▶ [Brief] All of the records listed below should be retyped exactly.

******

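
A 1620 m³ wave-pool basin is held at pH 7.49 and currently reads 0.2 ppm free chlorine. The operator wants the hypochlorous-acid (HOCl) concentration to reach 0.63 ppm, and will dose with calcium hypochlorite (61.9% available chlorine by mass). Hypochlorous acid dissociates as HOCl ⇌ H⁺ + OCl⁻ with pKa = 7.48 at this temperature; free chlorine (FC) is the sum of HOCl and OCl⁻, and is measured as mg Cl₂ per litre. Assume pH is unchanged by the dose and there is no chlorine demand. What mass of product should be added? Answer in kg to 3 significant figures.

2.81 kg

Volume: 1620 m³ = 1,620,000 L.
[OCl⁻]/[HOCl] = 10^(pH − pKa) = 10^(7.49 − 7.48) = 1.023; fraction as HOCl = 1/(1 + 1.023) = 0.4942.
Free chlorine required for 0.63 ppm HOCl: 0.63 / 0.4942 = 1.275 ppm.
FC to add: 1.275 − 0.2 = 1.075 mg/L as Cl₂.
Cl₂ equivalent: 1.075 mg/L × 1,620,000 L = 1741 g.
Product at 61.9% available Cl: 1741 / 0.619 = 2813 g.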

******

▶ [Problem solution]
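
A 1620 m³ wave-pool basin is held at pH 7.49 and currently reads 0.2 ppm free chlorine. The operator wants the hypochlorous-acid (HOCl) concentration to reach 0.63 ppm, and will dose with calcium hypochlorite (61.9% available chlorine by mass). Hypochlorous acid dissociates as HOCl ⇌ H⁺ + OCl⁻ with pKa = 7.48 at this temperature; free chlorine (FC) is the sum of HOCl and OCl⁻, and is measured as mg Cl₂ per litre. Assume pH is unchanged by the dose and there is no chlorine demand. What mass of product should be added? Answer in kg to 3 significant figures.

2.81 kg

Volume: 1620 m³ = 1,620,000 L.
[OCl⁻]/[HOCl] = 10^(pH − pKa) = 10^(7.49 − 7.48) = 1.023; fraction as HOCl = 1/(1 + 1.023) = 0.4942.
Free chlorine required for 0.63 ppm HOCl: 0.63 / 0.4942 = 1.275 ppm.
FC to add: 1.275 − 0.2 = 1.075 mg/L as Cl₂.
Cl₂ equivalent: 1.075 mg/L × 1,620,000 L = 1741 g.
Product at 61.9% available Cl: 1741 / 0.619 = 2813 g.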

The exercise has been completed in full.